• [ACTIVITY] Using the records below, locate all lines containing "Edges" and return them.

• [DATA PROVIDED]
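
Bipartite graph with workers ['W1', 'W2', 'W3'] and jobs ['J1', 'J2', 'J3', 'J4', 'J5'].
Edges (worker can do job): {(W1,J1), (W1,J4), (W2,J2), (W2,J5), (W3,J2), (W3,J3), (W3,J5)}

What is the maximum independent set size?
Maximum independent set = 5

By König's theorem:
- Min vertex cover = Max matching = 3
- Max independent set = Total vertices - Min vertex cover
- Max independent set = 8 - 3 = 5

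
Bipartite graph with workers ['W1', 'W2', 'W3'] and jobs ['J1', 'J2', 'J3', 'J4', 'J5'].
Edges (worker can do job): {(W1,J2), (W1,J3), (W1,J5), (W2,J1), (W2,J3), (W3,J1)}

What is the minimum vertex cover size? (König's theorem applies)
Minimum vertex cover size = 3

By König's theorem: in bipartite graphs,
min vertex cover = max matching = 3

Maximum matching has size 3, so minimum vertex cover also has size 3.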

==

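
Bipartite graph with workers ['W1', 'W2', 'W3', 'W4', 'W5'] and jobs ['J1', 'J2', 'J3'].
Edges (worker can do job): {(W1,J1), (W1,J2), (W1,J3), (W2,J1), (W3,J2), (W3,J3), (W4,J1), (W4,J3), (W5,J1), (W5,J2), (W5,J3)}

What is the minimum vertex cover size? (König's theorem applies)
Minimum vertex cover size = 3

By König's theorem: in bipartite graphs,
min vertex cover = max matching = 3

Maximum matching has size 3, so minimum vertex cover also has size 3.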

* * *

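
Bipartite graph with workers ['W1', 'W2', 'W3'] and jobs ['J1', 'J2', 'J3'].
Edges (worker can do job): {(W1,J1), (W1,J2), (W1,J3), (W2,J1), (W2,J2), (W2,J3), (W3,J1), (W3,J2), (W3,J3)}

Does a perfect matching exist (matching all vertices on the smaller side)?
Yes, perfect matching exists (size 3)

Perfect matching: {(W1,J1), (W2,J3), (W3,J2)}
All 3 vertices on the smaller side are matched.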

• [REPLY TO THE TASK]
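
Edges (worker can do job): {(W1,J1), (W1,J4), (W2,J2), (W2,J5), (W3,J2), (W3,J3), (W3,J5)}
Edges (worker can do job): {(W1,J2), (W1,J3), (W1,J5), (W2,J1), (W2,J3), (W3,J1)}
Edges (worker can do job): {(W1,J1), (W1,J2), (W1,J3), (W2,J1), (W3,J2), (W3,J3), (W4,J1), (W4,J3), (W5,J1), (W5,J2), (W5,J3)}
Edges (worker can do job): {(W1,J1), (W1,J2), (W1,J3), (W2,J1), (W2,J2), (W2,J3), (W3,J1), (W3,J2), (W3,J3)}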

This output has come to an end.